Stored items
════

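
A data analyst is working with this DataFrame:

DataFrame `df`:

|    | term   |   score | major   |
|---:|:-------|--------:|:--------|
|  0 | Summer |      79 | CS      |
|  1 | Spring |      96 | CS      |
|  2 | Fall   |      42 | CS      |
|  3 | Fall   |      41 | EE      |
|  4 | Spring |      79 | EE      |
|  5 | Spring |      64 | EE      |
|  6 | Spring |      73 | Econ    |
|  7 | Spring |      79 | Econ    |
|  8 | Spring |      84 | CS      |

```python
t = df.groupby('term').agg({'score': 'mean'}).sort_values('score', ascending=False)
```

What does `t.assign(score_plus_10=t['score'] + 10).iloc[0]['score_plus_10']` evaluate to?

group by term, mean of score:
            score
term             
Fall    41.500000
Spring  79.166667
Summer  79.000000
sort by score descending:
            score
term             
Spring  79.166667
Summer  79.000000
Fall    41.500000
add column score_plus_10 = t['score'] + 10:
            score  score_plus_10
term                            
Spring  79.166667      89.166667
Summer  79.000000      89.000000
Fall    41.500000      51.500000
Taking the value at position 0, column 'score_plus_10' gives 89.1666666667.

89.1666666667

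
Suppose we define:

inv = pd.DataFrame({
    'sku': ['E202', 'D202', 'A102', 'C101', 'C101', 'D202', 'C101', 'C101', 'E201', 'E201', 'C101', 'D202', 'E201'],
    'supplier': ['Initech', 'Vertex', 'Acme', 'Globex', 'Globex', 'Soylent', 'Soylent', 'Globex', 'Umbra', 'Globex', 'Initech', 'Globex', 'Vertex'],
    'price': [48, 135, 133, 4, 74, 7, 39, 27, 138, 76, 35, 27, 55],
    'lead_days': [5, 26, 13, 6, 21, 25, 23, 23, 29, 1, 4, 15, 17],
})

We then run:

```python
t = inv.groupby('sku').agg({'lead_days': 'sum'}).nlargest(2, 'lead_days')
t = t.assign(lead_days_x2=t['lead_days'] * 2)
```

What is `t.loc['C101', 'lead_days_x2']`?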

════

Directions for this task
Only lines containing the string "DataFrame" are needed. Pull each of them out of the records above.

Exercise response
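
A data analyst is working with this DataFrame:
DataFrame `df`:
inv = pd.DataFrame({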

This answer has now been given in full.